§ What you have to do: Please give a word-for-word repeat of the line containing "2. Where still" and all lines that come after it in the entries below, ending at the last line.

§ Material to process:

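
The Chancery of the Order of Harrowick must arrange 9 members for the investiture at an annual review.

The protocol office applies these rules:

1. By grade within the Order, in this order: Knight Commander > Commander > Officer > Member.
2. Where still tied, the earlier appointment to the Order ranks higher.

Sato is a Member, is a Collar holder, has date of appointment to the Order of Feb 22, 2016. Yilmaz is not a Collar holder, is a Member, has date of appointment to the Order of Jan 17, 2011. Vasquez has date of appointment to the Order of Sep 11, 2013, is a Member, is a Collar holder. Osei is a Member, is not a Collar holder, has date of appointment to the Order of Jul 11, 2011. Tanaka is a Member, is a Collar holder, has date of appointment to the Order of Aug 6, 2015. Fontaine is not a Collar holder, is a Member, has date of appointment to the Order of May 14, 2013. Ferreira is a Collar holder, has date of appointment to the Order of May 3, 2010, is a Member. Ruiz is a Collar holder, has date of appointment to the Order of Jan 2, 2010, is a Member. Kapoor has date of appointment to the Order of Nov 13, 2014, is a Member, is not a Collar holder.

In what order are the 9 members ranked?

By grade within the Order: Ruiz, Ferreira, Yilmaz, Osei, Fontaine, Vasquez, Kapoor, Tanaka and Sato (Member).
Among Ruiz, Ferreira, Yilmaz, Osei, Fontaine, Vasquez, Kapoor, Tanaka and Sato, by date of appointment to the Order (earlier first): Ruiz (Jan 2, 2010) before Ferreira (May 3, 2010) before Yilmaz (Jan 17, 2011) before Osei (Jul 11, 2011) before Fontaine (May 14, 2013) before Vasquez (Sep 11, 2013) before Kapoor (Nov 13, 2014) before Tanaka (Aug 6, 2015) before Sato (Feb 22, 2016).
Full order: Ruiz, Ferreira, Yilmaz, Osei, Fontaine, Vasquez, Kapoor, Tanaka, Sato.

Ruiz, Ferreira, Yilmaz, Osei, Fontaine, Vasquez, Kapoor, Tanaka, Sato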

§ Answer for this exercise:
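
2. Where still tied, the earlier appointment to the Order ranks higher.

Sato is a Member, is a Collar holder, has date of appointment to the Order of Feb 22, 2016. Yilmaz is not a Collar holder, is a Member, has date of appointment to the Order of Jan 17, 2011. Vasquez has date of appointment to the Order of Sep 11, 2013, is a Member, is a Collar holder. Osei is a Member, is not a Collar holder, has date of appointment to the Order of Jul 11, 2011. Tanaka is a Member, is a Collar holder, has date of appointment to the Order of Aug 6, 2015. Fontaine is not a Collar holder, is a Member, has date of appointment to the Order of May 14, 2013. Ferreira is a Collar holder, has date of appointment to the Order of May 3, 2010, is a Member. Ruiz is a Collar holder, has date of appointment to the Order of Jan 2, 2010, is a Member. Kapoor has date of appointment to the Order of Nov 13, 2014, is a Member, is not a Collar holder.

In what order are the 9 members ranked?

By grade within the Order: Ruiz, Ferreira, Yilmaz, Osei, Fontaine, Vasquez, Kapoor, Tanaka and Sato (Member).
Among Ruiz, Ferreira, Yilmaz, Osei, Fontaine, Vasquez, Kapoor, Tanaka and Sato, by date of appointment to the Order (earlier first): Ruiz (Jan 2, 2010) before Ferreira (May 3, 2010) before Yilmaz (Jan 17, 2011) before Osei (Jul 11, 2011) before Fontaine (May 14, 2013) before Vasquez (Sep 11, 2013) before Kapoor (Nov 13, 2014) before Tanaka (Aug 6, 2015) before Sato (Feb 22, 2016).
Full order: Ruiz, Ferreira, Yilmaz, Osei, Fontaine, Vasquez, Kapoor, Tanaka, Sato.

Ruiz, Ferreira, Yilmaz, Osei, Fontaine, Vasquez, Kapoor, Tanaka, Sato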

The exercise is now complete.